■ Your objective: Find the lines below that contain "inside" and tally them. Return only the total.

■ Records provided:
..............................
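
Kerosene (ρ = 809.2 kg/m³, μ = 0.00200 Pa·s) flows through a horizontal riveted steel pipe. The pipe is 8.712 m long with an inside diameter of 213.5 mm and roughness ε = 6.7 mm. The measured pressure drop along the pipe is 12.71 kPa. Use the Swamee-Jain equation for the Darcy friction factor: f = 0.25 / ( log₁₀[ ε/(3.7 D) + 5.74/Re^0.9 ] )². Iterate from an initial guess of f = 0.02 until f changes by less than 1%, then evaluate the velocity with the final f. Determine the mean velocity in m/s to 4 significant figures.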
..............................
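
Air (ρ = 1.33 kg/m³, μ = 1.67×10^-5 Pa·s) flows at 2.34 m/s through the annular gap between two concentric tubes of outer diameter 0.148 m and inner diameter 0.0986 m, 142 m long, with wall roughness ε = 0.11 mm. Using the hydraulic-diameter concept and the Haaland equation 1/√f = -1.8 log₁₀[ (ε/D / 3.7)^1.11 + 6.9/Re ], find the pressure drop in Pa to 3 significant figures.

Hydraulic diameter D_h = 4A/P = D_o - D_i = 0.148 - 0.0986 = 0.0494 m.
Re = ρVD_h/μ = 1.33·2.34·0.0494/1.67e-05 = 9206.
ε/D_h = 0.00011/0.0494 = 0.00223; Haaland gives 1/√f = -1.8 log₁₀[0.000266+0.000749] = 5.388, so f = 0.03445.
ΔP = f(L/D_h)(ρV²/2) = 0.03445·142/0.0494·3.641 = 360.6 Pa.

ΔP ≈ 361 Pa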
..............................
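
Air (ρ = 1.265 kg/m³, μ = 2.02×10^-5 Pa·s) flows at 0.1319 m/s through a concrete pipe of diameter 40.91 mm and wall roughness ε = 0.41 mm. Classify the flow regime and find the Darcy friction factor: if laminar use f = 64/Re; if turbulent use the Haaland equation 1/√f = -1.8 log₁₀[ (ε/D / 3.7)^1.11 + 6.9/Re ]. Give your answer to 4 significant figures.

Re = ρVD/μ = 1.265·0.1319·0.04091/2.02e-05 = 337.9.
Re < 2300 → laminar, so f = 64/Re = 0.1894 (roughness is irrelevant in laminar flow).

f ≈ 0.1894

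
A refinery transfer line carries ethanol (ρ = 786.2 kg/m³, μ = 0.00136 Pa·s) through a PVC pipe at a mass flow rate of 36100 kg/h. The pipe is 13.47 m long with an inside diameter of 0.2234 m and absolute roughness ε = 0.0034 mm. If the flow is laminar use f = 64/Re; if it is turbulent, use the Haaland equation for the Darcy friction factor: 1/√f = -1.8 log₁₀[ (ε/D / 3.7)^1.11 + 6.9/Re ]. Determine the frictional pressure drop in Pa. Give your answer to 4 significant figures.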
..............................
■ Solution: 2